• _Work task_: Take the lines below beginning at the line that has "Answer: 35/2 ≈ 17.500" and stopping after the line that has "Answer: 641703/50 ≈ 12834.", and print them exactly as they are, with no other lines.
━━━━━ Study material
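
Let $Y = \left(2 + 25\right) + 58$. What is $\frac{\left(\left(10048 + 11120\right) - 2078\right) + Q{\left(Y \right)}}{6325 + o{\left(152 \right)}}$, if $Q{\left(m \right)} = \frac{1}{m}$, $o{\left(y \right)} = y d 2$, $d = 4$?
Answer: $\frac{1622651}{640985} \approx 2.5315$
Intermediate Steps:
$Y = 85$ ($Y = 27 + 58 = 85$)
$o{\left(y \right)} = 8 y$ ($o{\left(y \right)} = y 4 \cdot 2 = 4 y 2 = 8 y$)
$\frac{\left(\left(10048 + 11120\right) - 2078\right) + Q{\left(Y \right)}}{6325 + o{\left(152 \right)}} = \frac{\left(\left(10048 + 11120\right) - 2078\right) + \frac{1}{85}}{6325 + 8 \cdot 152} = \frac{\left(21168 - 2078\right) + \frac{1}{85}}{6325 + 1216} = \frac{19090 + \frac{1}{85}}{7541} = \frac{1622651}{85} \cdot \frac{1}{7541} = \frac{1622651}{640985}$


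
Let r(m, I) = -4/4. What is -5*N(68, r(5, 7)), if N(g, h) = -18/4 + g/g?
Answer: 35/2 ≈ 17.500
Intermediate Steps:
r(m, I) = -1 (r(m, I) = -4*¼ = -1)
N(g, h) = -7/2 (N(g, h) = -18*¼ + 1 = -9/2 + 1 = -7/2)
-5*N(68, r(5, 7)) = -5*(-7/2) = 35/2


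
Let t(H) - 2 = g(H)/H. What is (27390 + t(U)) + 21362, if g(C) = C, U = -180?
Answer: 48755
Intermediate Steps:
t(H) = 3 (t(H) = 2 + H/H = 2 + 1 = 3)
(27390 + t(U)) + 21362 = (27390 + 3) + 21362 = 27393 + 21362 = 48755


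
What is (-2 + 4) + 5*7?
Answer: 37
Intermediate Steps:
(-2 + 4) + 5*7 = 2 + 35 = 37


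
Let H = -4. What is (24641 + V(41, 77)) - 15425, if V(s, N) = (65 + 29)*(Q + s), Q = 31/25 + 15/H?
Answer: 641703/50 ≈ 12834.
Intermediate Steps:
Q = -251/100 (Q = 31/25 + 15/(-4) = 31*(1/25) + 15*(-¼) = 31/25 - 15/4 = -251/100 ≈ -2.5100)
V(s, N) = -11797/50 + 94*s (V(s, N) = (65 + 29)*(-251/100 + s) = 94*(-251/100 + s) = -11797/50 + 94*s)
(24641 + V(41, 77)) - 15425 = (24641 + (-11797/50 + 94*41)) - 15425 = (24641 + (-11797/50 + 3854)) - 15425 = (24641 + 180903/50) - 15425 = 1412953/50 - 15425 = 641703/50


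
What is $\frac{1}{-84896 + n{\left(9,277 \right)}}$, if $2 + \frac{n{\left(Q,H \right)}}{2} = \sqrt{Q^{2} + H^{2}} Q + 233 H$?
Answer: $\frac{22091}{963581342} - \frac{9 \sqrt{76810}}{963581342} \approx 2.0337 \cdot 10^{-5}$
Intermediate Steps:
$n{\left(Q,H \right)} = -4 + 466 H + 2 Q \sqrt{H^{2} + Q^{2}}$ ($n{\left(Q,H \right)} = -4 + 2 \left(\sqrt{Q^{2} + H^{2}} Q + 233 H\right) = -4 + 2 \left(\sqrt{H^{2} + Q^{2}} Q + 233 H\right) = -4 + 2 \left(Q \sqrt{H^{2} + Q^{2}} + 233 H\right) = -4 + 2 \left(233 H + Q \sqrt{H^{2} + Q^{2}}\right) = -4 + \left(466 H + 2 Q \sqrt{H^{2} + Q^{2}}\right) = -4 + 466 H + 2 Q \sqrt{H^{2} + Q^{2}}$)
$\frac{1}{-84896 + n{\left(9,277 \right)}} = \frac{1}{-84896 + \left(-4 + 466 \cdot 277 + 2 \cdot 9 \sqrt{277^{2} + 9^{2}}\right)} = \frac{1}{-84896 + \left(-4 + 129082 + 2 \cdot 9 \sqrt{76729 + 81}\right)} = \frac{1}{-84896 + \left(-4 + 129082 + 2 \cdot 9 \sqrt{76810}\right)} = \frac{1}{-84896 + \left(-4 + 129082 + 18 \sqrt{76810}\right)} = \frac{1}{-84896 + \left(129078 + 18 \sqrt{76810}\right)} = \frac{1}{44182 + 18 \sqrt{76810}}$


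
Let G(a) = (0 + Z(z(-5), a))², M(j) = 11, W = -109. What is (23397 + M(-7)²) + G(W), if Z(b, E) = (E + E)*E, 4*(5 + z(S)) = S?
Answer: 564656162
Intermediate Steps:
z(S) = -5 + S/4
Z(b, E) = 2*E² (Z(b, E) = (2*E)*E = 2*E²)
G(a) = 4*a⁴ (G(a) = (0 + 2*a²)² = (2*a²)² = 4*a⁴)
(23397 + M(-7)²) + G(W) = (23397 + 11²) + 4*(-109)⁴ = (23397 + 121) + 4*141158161 = 23518 + 564632644 = 564656162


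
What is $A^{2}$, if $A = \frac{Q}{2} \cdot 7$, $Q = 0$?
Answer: $0$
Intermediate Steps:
$A = 0$ ($A = \frac{0}{2} \cdot 7 = 0 \cdot \frac{1}{2} \cdot 7 = 0 \cdot 7 = 0$)
$A^{2} = 0^{2} = 0$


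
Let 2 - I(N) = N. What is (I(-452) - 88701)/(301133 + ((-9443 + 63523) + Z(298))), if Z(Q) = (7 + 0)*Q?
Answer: -88247/357299 ≈ -0.24698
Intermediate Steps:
I(N) = 2 - N
Z(Q) = 7*Q
(I(-452) - 88701)/(301133 + ((-9443 + 63523) + Z(298))) = ((2 - 1*(-452)) - 88701)/(301133 + ((-9443 + 63523) + 7*298)) = ((2 + 452) - 88701)/(301133 + (54080 + 2086)) = (454 - 88701)/(301133 + 56166) = -88247/357299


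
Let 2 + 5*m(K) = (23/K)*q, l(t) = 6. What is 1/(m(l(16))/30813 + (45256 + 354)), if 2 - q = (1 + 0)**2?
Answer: 924390/42161427911 ≈ 2.1925e-5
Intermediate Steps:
q = 1 (q = 2 - (1 + 0)**2 = 2 - 1*1**2 = 2 - 1*1 = 2 - 1 = 1)
m(K) = -2/5 + 23/(5*K) (m(K) = -2/5 + ((23/K)*1)/5 = -2/5 + (23/K)/5 = -2/5 + 23/(5*K))
1/(m(l(16))/30813 + (45256 + 354)) = 1/(((1/5)*(23 - 2*6)/6)/30813 + (45256 + 354)) = 1/(((1/5)*(1/6)*(23 - 12))*(1/30813) + 45610) = 1/(((1/5)*(1/6)*11)*(1/30813) + 45610) = 1/((11/30)*(1/30813) + 45610) = 1/(11/924390 + 45610) = 1/(42161427911/924390) = 924390/42161427911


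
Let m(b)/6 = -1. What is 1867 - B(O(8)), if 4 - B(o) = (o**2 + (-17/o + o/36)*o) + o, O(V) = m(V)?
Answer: 1877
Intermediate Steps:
m(b) = -6 (m(b) = 6*(-1) = -6)
O(V) = -6
B(o) = 4 - o - o**2 - o*(-17/o + o/36) (B(o) = 4 - ((o**2 + (-17/o + o/36)*o) + o) = 4 - ((o**2 + o*(-17/o + o/36)) + o) = 4 - (o + o**2 + o*(-17/o + o/36)) = 4 + (-o - o**2 - o*(-17/o + o/36)) = 4 - o - o**2 - o*(-17/o + o/36))
1867 - B(O(8)) = 1867 - (21 - 1*(-6) - 37/36*(-6)**2) = 1867 - (21 + 6 - 37/36*36) = 1867 - (21 + 6 - 37) = 1867 - 1*(-10) = 1867 + 10 = 1877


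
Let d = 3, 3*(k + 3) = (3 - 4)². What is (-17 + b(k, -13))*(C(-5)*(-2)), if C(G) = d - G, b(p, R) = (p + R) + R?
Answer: 2192/3 ≈ 730.67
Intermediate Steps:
k = -8/3 (k = -3 + (3 - 4)²/3 = -3 + (⅓)*(-1)² = -3 + (⅓)*1 = -3 + ⅓ = -8/3 ≈ -2.6667)
b(p, R) = p + 2*R (b(p, R) = (R + p) + R = p + 2*R)
C(G) = 3 - G
(-17 + b(k, -13))*(C(-5)*(-2)) = (-17 + (-8/3 + 2*(-13)))*((3 - 1*(-5))*(-2)) = (-17 + (-8/3 - 26))*((3 + 5)*(-2)) = (-17 - 86/3)*(8*(-2)) = -137/3*(-16) = 2192/3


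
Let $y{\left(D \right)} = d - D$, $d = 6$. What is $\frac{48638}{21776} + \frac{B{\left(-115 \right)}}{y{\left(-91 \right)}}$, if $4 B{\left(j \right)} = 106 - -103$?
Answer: $\frac{2927841}{1056136} \approx 2.7722$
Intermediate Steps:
$y{\left(D \right)} = 6 - D$
$B{\left(j \right)} = \frac{209}{4}$ ($B{\left(j \right)} = \frac{106 - -103}{4} = \frac{106 + 103}{4} = \frac{1}{4} \cdot 209 = \frac{209}{4}$)
$\frac{48638}{21776} + \frac{B{\left(-115 \right)}}{y{\left(-91 \right)}} = \frac{48638}{21776} + \frac{209}{4 \left(6 - -91\right)} = 48638 \cdot \frac{1}{21776} + \frac{209}{4 \left(6 + 91\right)} = \frac{24319}{10888} + \frac{209}{4 \cdot 97} = \frac{24319}{10888} + \frac{209}{4} \cdot \frac{1}{97} = \frac{24319}{10888} + \frac{209}{388} = \frac{2927841}{1056136}$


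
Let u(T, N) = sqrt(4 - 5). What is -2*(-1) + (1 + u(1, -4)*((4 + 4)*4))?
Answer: 3 + 32*I ≈ 3.0 + 32.0*I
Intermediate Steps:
u(T, N) = I (u(T, N) = sqrt(-1) = I)
-2*(-1) + (1 + u(1, -4)*((4 + 4)*4)) = -2*(-1) + (1 + I*((4 + 4)*4)) = 2 + (1 + I*(8*4)) = 2 + (1 + I*32) = 2 + (1 + 32*I) = 3 + 32*I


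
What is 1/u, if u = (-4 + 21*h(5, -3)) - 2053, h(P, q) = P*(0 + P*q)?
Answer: -1/3632 ≈ -0.00027533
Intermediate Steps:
h(P, q) = q*P**2 (h(P, q) = P*(P*q) = q*P**2)
u = -3632 (u = (-4 + 21*(-3*5**2)) - 2053 = (-4 + 21*(-3*25)) - 2053 = (-4 + 21*(-75)) - 2053 = (-4 - 1575) - 2053 = -1579 - 2053 = -3632)
1/u = 1/(-3632) = -1/3632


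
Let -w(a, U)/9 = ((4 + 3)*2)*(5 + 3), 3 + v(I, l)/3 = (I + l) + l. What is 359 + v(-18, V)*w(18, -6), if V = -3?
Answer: 82007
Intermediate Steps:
v(I, l) = -9 + 3*I + 6*l (v(I, l) = -9 + 3*((I + l) + l) = -9 + 3*(I + 2*l) = -9 + (3*I + 6*l) = -9 + 3*I + 6*l)
w(a, U) = -1008 (w(a, U) = -9*(4 + 3)*2*(5 + 3) = -9*7*2*8 = -126*8 = -9*112 = -1008)
359 + v(-18, V)*w(18, -6) = 359 + (-9 + 3*(-18) + 6*(-3))*(-1008) = 359 + (-9 - 54 - 18)*(-1008) = 359 - 81*(-1008) = 359 + 81648 = 82007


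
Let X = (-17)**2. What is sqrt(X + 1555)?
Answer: 2*sqrt(461) ≈ 42.942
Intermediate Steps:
X = 289
sqrt(X + 1555) = sqrt(289 + 1555) = sqrt(1844) = 2*sqrt(461)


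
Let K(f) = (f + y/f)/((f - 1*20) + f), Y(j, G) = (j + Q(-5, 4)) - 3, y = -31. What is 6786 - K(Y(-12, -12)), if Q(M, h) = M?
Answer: 2714277/400 ≈ 6785.7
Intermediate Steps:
Y(j, G) = -8 + j (Y(j, G) = (j - 5) - 3 = (-5 + j) - 3 = -8 + j)
K(f) = (f - 31/f)/(-20 + 2*f) (K(f) = (f - 31/f)/((f - 1*20) + f) = (f - 31/f)/((f - 20) + f) = (f - 31/f)/((-20 + f) + f) = (f - 31/f)/(-20 + 2*f))
6786 - K(Y(-12, -12)) = 6786 - (-31 + (-8 - 12)²)/(2*(-8 - 12)*(-10 + (-8 - 12))) = 6786 - (-31 + (-20)²)/(2*(-20)*(-10 - 20)) = 6786 - (-1)*(-31 + 400)/(2*20*(-30)) = 6786 - (-1)*(-1)*369/(2*20*30) = 6786 - 1*123/400 = 6786 - 123/400 = 2714277/400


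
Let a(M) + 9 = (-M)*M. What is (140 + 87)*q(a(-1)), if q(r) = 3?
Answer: 681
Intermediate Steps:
a(M) = -9 - M² (a(M) = -9 + (-M)*M = -9 - M²)
(140 + 87)*q(a(-1)) = (140 + 87)*3 = 227*3 = 681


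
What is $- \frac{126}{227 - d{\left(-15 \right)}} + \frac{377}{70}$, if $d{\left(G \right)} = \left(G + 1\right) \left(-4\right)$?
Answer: $\frac{6183}{1330} \approx 4.6489$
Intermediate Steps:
$d{\left(G \right)} = -4 - 4 G$ ($d{\left(G \right)} = \left(1 + G\right) \left(-4\right) = -4 - 4 G$)
$- \frac{126}{227 - d{\left(-15 \right)}} + \frac{377}{70} = - \frac{126}{227 - \left(-4 - -60\right)} + \frac{377}{70} = - \frac{126}{227 - \left(-4 + 60\right)} + 377 \cdot \frac{1}{70} = - \frac{126}{227 - 56} + \frac{377}{70} = - \frac{126}{171} + \frac{377}{70} = \left(-126\right) \frac{1}{171} + \frac{377}{70} = - \frac{14}{19} + \frac{377}{70} = \frac{6183}{1330}$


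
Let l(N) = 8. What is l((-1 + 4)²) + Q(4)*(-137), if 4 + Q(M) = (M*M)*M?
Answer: -8212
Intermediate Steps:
Q(M) = -4 + M³ (Q(M) = -4 + (M*M)*M = -4 + M²*M = -4 + M³)
l((-1 + 4)²) + Q(4)*(-137) = 8 + (-4 + 4³)*(-137) = 8 + (-4 + 64)*(-137) = 8 + 60*(-137) = 8 - 8220 = -8212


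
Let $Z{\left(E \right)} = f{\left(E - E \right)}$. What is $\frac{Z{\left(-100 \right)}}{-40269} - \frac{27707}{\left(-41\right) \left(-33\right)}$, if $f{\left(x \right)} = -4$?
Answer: $- \frac{371909257}{18161319} \approx -20.478$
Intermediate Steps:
$Z{\left(E \right)} = -4$
$\frac{Z{\left(-100 \right)}}{-40269} - \frac{27707}{\left(-41\right) \left(-33\right)} = - \frac{4}{-40269} - \frac{27707}{\left(-41\right) \left(-33\right)} = \left(-4\right) \left(- \frac{1}{40269}\right) - \frac{27707}{1353} = \frac{4}{40269} - \frac{27707}{1353} = - \frac{371909257}{18161319}$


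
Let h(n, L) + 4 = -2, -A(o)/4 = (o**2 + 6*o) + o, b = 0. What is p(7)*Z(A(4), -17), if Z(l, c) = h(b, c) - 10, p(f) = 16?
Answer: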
━━━━━━━━━━
• _Result for this task_:
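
Answer: 35/2 ≈ 17.500
Intermediate Steps:
r(m, I) = -1 (r(m, I) = -4*¼ = -1)
N(g, h) = -7/2 (N(g, h) = -18*¼ + 1 = -9/2 + 1 = -7/2)
-5*N(68, r(5, 7)) = -5*(-7/2) = 35/2


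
Let t(H) - 2 = g(H)/H. What is (27390 + t(U)) + 21362, if g(C) = C, U = -180?
Answer: 48755
Intermediate Steps:
t(H) = 3 (t(H) = 2 + H/H = 2 + 1 = 3)
(27390 + t(U)) + 21362 = (27390 + 3) + 21362 = 27393 + 21362 = 48755


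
What is (-2 + 4) + 5*7?
Answer: 37
Intermediate Steps:
(-2 + 4) + 5*7 = 2 + 35 = 37


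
Let H = -4. What is (24641 + V(41, 77)) - 15425, if V(s, N) = (65 + 29)*(Q + s), Q = 31/25 + 15/H?
Answer: 641703/50 ≈ 12834.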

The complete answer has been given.